* **Exercise instructions**:
Only the number should be given: how many lines below contain "functions".

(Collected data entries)
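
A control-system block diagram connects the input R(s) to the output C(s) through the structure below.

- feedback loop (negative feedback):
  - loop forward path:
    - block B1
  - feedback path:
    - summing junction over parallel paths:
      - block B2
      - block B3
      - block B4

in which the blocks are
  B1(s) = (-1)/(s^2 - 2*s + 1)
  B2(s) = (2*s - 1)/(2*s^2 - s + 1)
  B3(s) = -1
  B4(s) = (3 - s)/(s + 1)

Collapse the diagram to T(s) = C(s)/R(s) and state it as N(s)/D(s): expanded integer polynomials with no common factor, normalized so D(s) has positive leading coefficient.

Step 1 - reduce the parallel group B2, B3, B4 = (-4*s^3 + 8*s^2 - 3*s + 1)/(2*s^3 + s^2 + 1)
Step 2 - close the feedback loop around B1, (B2+B3+B4), giving the overall T(s)

Final answer: (-2*s^3 - s^2 - 1)/(2*s^5 - 3*s^4 + 4*s^3 - 6*s^2 + s)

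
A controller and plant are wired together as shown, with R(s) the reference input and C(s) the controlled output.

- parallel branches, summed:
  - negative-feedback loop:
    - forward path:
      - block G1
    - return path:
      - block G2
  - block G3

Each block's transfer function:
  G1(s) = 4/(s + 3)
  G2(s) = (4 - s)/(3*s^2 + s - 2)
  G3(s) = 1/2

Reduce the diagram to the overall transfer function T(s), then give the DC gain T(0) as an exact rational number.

1. reduce the feedback loop with forward G1 and return G2 gives (12*s^2 + 4*s - 8)/(3*s^3 + 10*s^2 - 3*s + 10)
2. parallel reduction of [G1/(1+G1*G2)], G3 gives (3*s^3 + 34*s^2 + 5*s - 6)/(6*s^3 + 20*s^2 - 6*s + 20)
Step 2 gives the overall T(s). Then T(0) = -6/20 = -3/10.

Answer: -3/10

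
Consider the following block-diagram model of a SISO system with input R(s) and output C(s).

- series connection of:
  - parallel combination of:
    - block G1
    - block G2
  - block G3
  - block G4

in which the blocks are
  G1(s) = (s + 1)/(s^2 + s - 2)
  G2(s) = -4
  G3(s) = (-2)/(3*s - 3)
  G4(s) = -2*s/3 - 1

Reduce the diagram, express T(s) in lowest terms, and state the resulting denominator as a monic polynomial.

Step 1. reduce the parallel group G1, G2: (-4*s^2 - 3*s + 9)/(s^2 + s - 2)
Step 2. combine (G1+G2), G3, G4 in series: (-16*s^3 - 36*s^2 + 18*s + 54)/(9*s^3 - 27*s + 18)
Step 2 gives the fully reduced T(s), with no common factor left to cancel. The denominator's leading coefficient is 9, so divide each of its coefficients by 9 to get the monic form.

Hence the answer: s^3 - 3*s + 2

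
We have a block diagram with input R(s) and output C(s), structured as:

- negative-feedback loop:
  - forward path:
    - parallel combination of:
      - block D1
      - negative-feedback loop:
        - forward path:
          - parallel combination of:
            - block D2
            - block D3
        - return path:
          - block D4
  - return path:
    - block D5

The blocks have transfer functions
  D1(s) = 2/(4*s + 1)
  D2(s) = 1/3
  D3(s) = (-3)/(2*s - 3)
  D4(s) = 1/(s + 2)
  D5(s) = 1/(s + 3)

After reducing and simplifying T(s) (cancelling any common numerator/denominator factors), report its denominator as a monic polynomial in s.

[1] combine D2, D3 in parallel = (2*s - 12)/(6*s - 9)
[2] apply the feedback formula to (D2+D3), D4 = (2*s^2 - 8*s - 24)/(6*s^2 + 5*s - 30)
[3] combine D1, [(D2+D3)/(1+(D2+D3)*D4)] in parallel = (8*s^3 - 18*s^2 - 94*s - 84)/(24*s^3 + 26*s^2 - 115*s - 30)
[4] reduce the feedback loop with forward (D1+[(D2+D3)/(1+(D2+D3)*D4)]) and return D5 = (8*s^4 + 6*s^3 - 148*s^2 - 366*s - 252)/(24*s^4 + 106*s^3 - 55*s^2 - 469*s - 174)
Step 4 gives the fully reduced T(s), with no common factor left to cancel. The denominator's leading coefficient is 24, so divide each of its coefficients by 24 to get the monic form.

Answer: s^4 + 53*s^3/12 - 55*s^2/24 - 469*s/24 - 29/4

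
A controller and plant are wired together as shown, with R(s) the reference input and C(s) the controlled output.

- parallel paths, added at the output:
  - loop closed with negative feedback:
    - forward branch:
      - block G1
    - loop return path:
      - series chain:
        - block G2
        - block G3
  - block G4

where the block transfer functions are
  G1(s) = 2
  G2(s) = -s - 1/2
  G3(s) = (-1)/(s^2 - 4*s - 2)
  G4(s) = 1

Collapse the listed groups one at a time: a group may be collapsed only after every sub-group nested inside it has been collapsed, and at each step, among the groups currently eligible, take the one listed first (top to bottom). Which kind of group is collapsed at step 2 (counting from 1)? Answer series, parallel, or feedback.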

* **Exercise solution**:
2